▶ [EXERCISE REQUIREMENTS]
Nothing but the lines from the one with "You need to" through the last line of the data should be restated, each word for word.

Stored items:
=== Begin Enclosure ===
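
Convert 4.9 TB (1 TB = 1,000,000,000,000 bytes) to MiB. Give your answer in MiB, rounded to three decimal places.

4,673,004.150 MiB

4.9 TB = 4.9 × 10^12 bytes = 4,900,000,000,000 bytes
1 MiB = 1,048,576 bytes
4,900,000,000,000 / 1,048,576 = 4,673,004.150 MiB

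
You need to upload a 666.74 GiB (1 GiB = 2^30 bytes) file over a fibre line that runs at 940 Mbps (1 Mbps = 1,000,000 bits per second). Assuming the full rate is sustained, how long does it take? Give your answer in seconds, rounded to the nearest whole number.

6,093 seconds

666.74 GiB = 715,906,623,733.76 bytes = 5,727,252,989,870.08 bits
940 Mbps = 940,000,000 bits/s
time = 5,727,252,989,870.08 / 940,000,000 = 6,093 s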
=== End Enclosure ===
▶ [ANSWER BOX]
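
You need to upload a 666.74 GiB (1 GiB = 2^30 bytes) file over a fibre line that runs at 940 Mbps (1 Mbps = 1,000,000 bits per second). Assuming the full rate is sustained, how long does it take? Give your answer in seconds, rounded to the nearest whole number.

6,093 seconds

666.74 GiB = 715,906,623,733.76 bytes = 5,727,252,989,870.08 bits
940 Mbps = 940,000,000 bits/s
time = 5,727,252,989,870.08 / 940,000,000 = 6,093 s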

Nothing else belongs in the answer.